#### [YOUR ASSIGNMENT]
Reproduce the data exactly, leaving nothing out.

[Opening STORED DATA section]

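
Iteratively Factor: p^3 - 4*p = (p + 2)*(p^2 - 2*p) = p*(p + 2)*(p - 2)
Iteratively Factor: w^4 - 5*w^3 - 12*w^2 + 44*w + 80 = (w + 2)*(w^3 - 7*w^2 + 2*w + 40) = (w - 5)*(w + 2)*(w^2 - 2*w - 8) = (w - 5)*(w + 2)^2*(w - 4)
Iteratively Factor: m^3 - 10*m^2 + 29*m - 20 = (m - 4)*(m^2 - 6*m + 5) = (m - 5)*(m - 4)*(m - 1)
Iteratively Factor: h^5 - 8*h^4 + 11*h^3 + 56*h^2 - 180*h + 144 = (h - 3)*(h^4 - 5*h^3 - 4*h^2 + 44*h - 48) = (h - 4)*(h - 3)*(h^3 - h^2 - 8*h + 12) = (h - 4)*(h - 3)*(h + 3)*(h^2 - 4*h + 4) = (h - 4)*(h - 3)*(h - 2)*(h + 3)*(h - 2)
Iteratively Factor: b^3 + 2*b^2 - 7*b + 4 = (b + 4)*(b^2 - 2*b + 1) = (b - 1)*(b + 4)*(b - 1)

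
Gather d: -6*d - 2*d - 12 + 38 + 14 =40 - 8*d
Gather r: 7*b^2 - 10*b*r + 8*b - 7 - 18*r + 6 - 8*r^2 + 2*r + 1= 7*b^2 + 8*b - 8*r^2 + r*(-10*b - 16)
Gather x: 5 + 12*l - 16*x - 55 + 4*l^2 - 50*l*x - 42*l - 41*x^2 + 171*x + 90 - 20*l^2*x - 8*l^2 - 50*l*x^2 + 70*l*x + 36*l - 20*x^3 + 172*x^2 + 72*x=-4*l^2 + 6*l - 20*x^3 + x^2*(131 - 50*l) + x*(-20*l^2 + 20*l + 227) + 40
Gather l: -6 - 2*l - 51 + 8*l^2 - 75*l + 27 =8*l^2 - 77*l - 30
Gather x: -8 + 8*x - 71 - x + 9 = 7*x - 70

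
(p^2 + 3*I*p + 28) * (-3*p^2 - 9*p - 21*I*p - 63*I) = -3*p^4 - 9*p^3 - 30*I*p^3 - 21*p^2 - 90*I*p^2 - 63*p - 588*I*p - 1764*I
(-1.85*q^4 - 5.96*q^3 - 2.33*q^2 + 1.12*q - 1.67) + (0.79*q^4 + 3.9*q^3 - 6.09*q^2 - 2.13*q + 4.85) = -1.06*q^4 - 2.06*q^3 - 8.42*q^2 - 1.01*q + 3.18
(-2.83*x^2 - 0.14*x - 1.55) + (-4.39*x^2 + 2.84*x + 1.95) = -7.22*x^2 + 2.7*x + 0.4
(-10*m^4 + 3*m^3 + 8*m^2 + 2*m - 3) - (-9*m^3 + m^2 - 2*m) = -10*m^4 + 12*m^3 + 7*m^2 + 4*m - 3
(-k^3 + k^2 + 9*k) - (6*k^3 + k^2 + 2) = -7*k^3 + 9*k - 2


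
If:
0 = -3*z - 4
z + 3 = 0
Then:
No Solution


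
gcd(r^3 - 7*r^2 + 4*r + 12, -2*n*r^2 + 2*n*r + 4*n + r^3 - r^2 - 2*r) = r^2 - r - 2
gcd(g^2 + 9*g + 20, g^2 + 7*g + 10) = g + 5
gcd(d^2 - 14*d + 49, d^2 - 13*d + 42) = d - 7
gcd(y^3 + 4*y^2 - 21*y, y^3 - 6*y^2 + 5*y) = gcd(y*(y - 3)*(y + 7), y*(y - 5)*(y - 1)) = y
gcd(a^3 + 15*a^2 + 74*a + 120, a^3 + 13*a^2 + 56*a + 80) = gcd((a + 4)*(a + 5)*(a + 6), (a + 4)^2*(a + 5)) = a^2 + 9*a + 20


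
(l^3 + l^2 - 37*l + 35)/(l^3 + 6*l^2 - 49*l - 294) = (l^2 - 6*l + 5)/(l^2 - l - 42)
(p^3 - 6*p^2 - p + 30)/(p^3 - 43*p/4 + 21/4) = 4*(p^2 - 3*p - 10)/(4*p^2 + 12*p - 7)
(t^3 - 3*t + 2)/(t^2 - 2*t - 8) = (t^2 - 2*t + 1)/(t - 4)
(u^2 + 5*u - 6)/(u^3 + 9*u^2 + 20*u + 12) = (u - 1)/(u^2 + 3*u + 2)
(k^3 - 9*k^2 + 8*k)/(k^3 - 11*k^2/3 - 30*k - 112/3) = 3*k*(k - 1)/(3*k^2 + 13*k + 14)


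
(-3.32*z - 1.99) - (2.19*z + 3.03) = -5.51*z - 5.02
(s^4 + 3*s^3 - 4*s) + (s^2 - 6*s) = s^4 + 3*s^3 + s^2 - 10*s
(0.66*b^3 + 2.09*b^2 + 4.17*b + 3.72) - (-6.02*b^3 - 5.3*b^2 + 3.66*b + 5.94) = 6.68*b^3 + 7.39*b^2 + 0.51*b - 2.22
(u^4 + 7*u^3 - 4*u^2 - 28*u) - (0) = u^4 + 7*u^3 - 4*u^2 - 28*u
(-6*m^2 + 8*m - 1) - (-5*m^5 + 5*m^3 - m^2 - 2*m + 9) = 5*m^5 - 5*m^3 - 5*m^2 + 10*m - 10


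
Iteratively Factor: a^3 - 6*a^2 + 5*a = (a)*(a^2 - 6*a + 5) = a*(a - 5)*(a - 1)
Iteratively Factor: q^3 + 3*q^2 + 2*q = (q + 2)*(q^2 + q) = (q + 1)*(q + 2)*(q)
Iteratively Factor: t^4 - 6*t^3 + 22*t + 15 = (t + 1)*(t^3 - 7*t^2 + 7*t + 15) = (t + 1)^2*(t^2 - 8*t + 15) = (t - 3)*(t + 1)^2*(t - 5)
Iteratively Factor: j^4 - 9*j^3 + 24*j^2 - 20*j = (j)*(j^3 - 9*j^2 + 24*j - 20) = j*(j - 2)*(j^2 - 7*j + 10) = j*(j - 2)^2*(j - 5)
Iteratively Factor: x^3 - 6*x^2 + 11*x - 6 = (x - 3)*(x^2 - 3*x + 2) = (x - 3)*(x - 1)*(x - 2)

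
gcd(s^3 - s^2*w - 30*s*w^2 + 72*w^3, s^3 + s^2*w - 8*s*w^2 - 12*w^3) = s - 3*w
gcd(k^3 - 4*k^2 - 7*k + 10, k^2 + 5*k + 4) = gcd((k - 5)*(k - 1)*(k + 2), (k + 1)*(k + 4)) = 1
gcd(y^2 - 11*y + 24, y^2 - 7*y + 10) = 1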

[Closing STORED DATA section]

#### [RESPONSE BOX]
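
Iteratively Factor: p^3 - 4*p = (p + 2)*(p^2 - 2*p) = p*(p + 2)*(p - 2)
Iteratively Factor: w^4 - 5*w^3 - 12*w^2 + 44*w + 80 = (w + 2)*(w^3 - 7*w^2 + 2*w + 40) = (w - 5)*(w + 2)*(w^2 - 2*w - 8) = (w - 5)*(w + 2)^2*(w - 4)
Iteratively Factor: m^3 - 10*m^2 + 29*m - 20 = (m - 4)*(m^2 - 6*m + 5) = (m - 5)*(m - 4)*(m - 1)
Iteratively Factor: h^5 - 8*h^4 + 11*h^3 + 56*h^2 - 180*h + 144 = (h - 3)*(h^4 - 5*h^3 - 4*h^2 + 44*h - 48) = (h - 4)*(h - 3)*(h^3 - h^2 - 8*h + 12) = (h - 4)*(h - 3)*(h + 3)*(h^2 - 4*h + 4) = (h - 4)*(h - 3)*(h - 2)*(h + 3)*(h - 2)
Iteratively Factor: b^3 + 2*b^2 - 7*b + 4 = (b + 4)*(b^2 - 2*b + 1) = (b - 1)*(b + 4)*(b - 1)

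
Gather d: -6*d - 2*d - 12 + 38 + 14 =40 - 8*d
Gather r: 7*b^2 - 10*b*r + 8*b - 7 - 18*r + 6 - 8*r^2 + 2*r + 1= 7*b^2 + 8*b - 8*r^2 + r*(-10*b - 16)
Gather x: 5 + 12*l - 16*x - 55 + 4*l^2 - 50*l*x - 42*l - 41*x^2 + 171*x + 90 - 20*l^2*x - 8*l^2 - 50*l*x^2 + 70*l*x + 36*l - 20*x^3 + 172*x^2 + 72*x=-4*l^2 + 6*l - 20*x^3 + x^2*(131 - 50*l) + x*(-20*l^2 + 20*l + 227) + 40
Gather l: -6 - 2*l - 51 + 8*l^2 - 75*l + 27 =8*l^2 - 77*l - 30
Gather x: -8 + 8*x - 71 - x + 9 = 7*x - 70

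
(p^2 + 3*I*p + 28) * (-3*p^2 - 9*p - 21*I*p - 63*I) = -3*p^4 - 9*p^3 - 30*I*p^3 - 21*p^2 - 90*I*p^2 - 63*p - 588*I*p - 1764*I
(-1.85*q^4 - 5.96*q^3 - 2.33*q^2 + 1.12*q - 1.67) + (0.79*q^4 + 3.9*q^3 - 6.09*q^2 - 2.13*q + 4.85) = -1.06*q^4 - 2.06*q^3 - 8.42*q^2 - 1.01*q + 3.18
(-2.83*x^2 - 0.14*x - 1.55) + (-4.39*x^2 + 2.84*x + 1.95) = -7.22*x^2 + 2.7*x + 0.4
(-10*m^4 + 3*m^3 + 8*m^2 + 2*m - 3) - (-9*m^3 + m^2 - 2*m) = -10*m^4 + 12*m^3 + 7*m^2 + 4*m - 3
(-k^3 + k^2 + 9*k) - (6*k^3 + k^2 + 2) = -7*k^3 + 9*k - 2


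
If:
0 = -3*z - 4
z + 3 = 0
Then:
No Solution


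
gcd(r^3 - 7*r^2 + 4*r + 12, -2*n*r^2 + 2*n*r + 4*n + r^3 - r^2 - 2*r) = r^2 - r - 2
gcd(g^2 + 9*g + 20, g^2 + 7*g + 10) = g + 5
gcd(d^2 - 14*d + 49, d^2 - 13*d + 42) = d - 7
gcd(y^3 + 4*y^2 - 21*y, y^3 - 6*y^2 + 5*y) = gcd(y*(y - 3)*(y + 7), y*(y - 5)*(y - 1)) = y
gcd(a^3 + 15*a^2 + 74*a + 120, a^3 + 13*a^2 + 56*a + 80) = gcd((a + 4)*(a + 5)*(a + 6), (a + 4)^2*(a + 5)) = a^2 + 9*a + 20


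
(l^3 + l^2 - 37*l + 35)/(l^3 + 6*l^2 - 49*l - 294) = (l^2 - 6*l + 5)/(l^2 - l - 42)
(p^3 - 6*p^2 - p + 30)/(p^3 - 43*p/4 + 21/4) = 4*(p^2 - 3*p - 10)/(4*p^2 + 12*p - 7)
(t^3 - 3*t + 2)/(t^2 - 2*t - 8) = (t^2 - 2*t + 1)/(t - 4)
(u^2 + 5*u - 6)/(u^3 + 9*u^2 + 20*u + 12) = (u - 1)/(u^2 + 3*u + 2)
(k^3 - 9*k^2 + 8*k)/(k^3 - 11*k^2/3 - 30*k - 112/3) = 3*k*(k - 1)/(3*k^2 + 13*k + 14)


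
(-3.32*z - 1.99) - (2.19*z + 3.03) = -5.51*z - 5.02
(s^4 + 3*s^3 - 4*s) + (s^2 - 6*s) = s^4 + 3*s^3 + s^2 - 10*s
(0.66*b^3 + 2.09*b^2 + 4.17*b + 3.72) - (-6.02*b^3 - 5.3*b^2 + 3.66*b + 5.94) = 6.68*b^3 + 7.39*b^2 + 0.51*b - 2.22
(u^4 + 7*u^3 - 4*u^2 - 28*u) - (0) = u^4 + 7*u^3 - 4*u^2 - 28*u
(-6*m^2 + 8*m - 1) - (-5*m^5 + 5*m^3 - m^2 - 2*m + 9) = 5*m^5 - 5*m^3 - 5*m^2 + 10*m - 10


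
Iteratively Factor: a^3 - 6*a^2 + 5*a = (a)*(a^2 - 6*a + 5) = a*(a - 5)*(a - 1)
Iteratively Factor: q^3 + 3*q^2 + 2*q = (q + 2)*(q^2 + q) = (q + 1)*(q + 2)*(q)
Iteratively Factor: t^4 - 6*t^3 + 22*t + 15 = (t + 1)*(t^3 - 7*t^2 + 7*t + 15) = (t + 1)^2*(t^2 - 8*t + 15) = (t - 3)*(t + 1)^2*(t - 5)
Iteratively Factor: j^4 - 9*j^3 + 24*j^2 - 20*j = (j)*(j^3 - 9*j^2 + 24*j - 20) = j*(j - 2)*(j^2 - 7*j + 10) = j*(j - 2)^2*(j - 5)
Iteratively Factor: x^3 - 6*x^2 + 11*x - 6 = (x - 3)*(x^2 - 3*x + 2) = (x - 3)*(x - 1)*(x - 2)

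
gcd(s^3 - s^2*w - 30*s*w^2 + 72*w^3, s^3 + s^2*w - 8*s*w^2 - 12*w^3) = s - 3*w
gcd(k^3 - 4*k^2 - 7*k + 10, k^2 + 5*k + 4) = gcd((k - 5)*(k - 1)*(k + 2), (k + 1)*(k + 4)) = 1
gcd(y^2 - 11*y + 24, y^2 - 7*y + 10) = 1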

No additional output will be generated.